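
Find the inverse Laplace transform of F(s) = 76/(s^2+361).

Standard pair: w/(s^2+w^2) <-> sin(wt)*u(t)
Recognize w^2 = 361, so w = 19; numerator 76 = 4*19.
f(t) = 4*sin(19t)*u(t)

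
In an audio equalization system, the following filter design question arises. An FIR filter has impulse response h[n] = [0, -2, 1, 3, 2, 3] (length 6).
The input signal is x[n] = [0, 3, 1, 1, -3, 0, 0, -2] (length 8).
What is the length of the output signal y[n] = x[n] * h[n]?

For linear convolution, the output length is:
len(y) = len(x) + len(h) - 1 = 8 + 6 - 1 = 13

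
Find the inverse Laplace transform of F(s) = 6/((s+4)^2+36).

Standard pair: w/((s+a)^2+w^2) <-> e^(-at)*sin(wt)*u(t)
With a=4, w=6: f(t) = e^(-4t)*sin(6t)*u(t)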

[Exercise]
Take the line containing "In an audio" as the first line and the last line of the data above as the final one. Write out these lines and all between them exactly.

[Task answer]
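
In an audio equalization system, the following filter design question arises. An FIR filter has impulse response h[n] = [0, -2, 1, 3, 2, 3] (length 6).
The input signal is x[n] = [0, 3, 1, 1, -3, 0, 0, -2] (length 8).
What is the length of the output signal y[n] = x[n] * h[n]?

For linear convolution, the output length is:
len(y) = len(x) + len(h) - 1 = 8 + 6 - 1 = 13

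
Find the inverse Laplace transform of F(s) = 6/((s+4)^2+36).

Standard pair: w/((s+a)^2+w^2) <-> e^(-at)*sin(wt)*u(t)
With a=4, w=6: f(t) = e^(-4t)*sin(6t)*u(t)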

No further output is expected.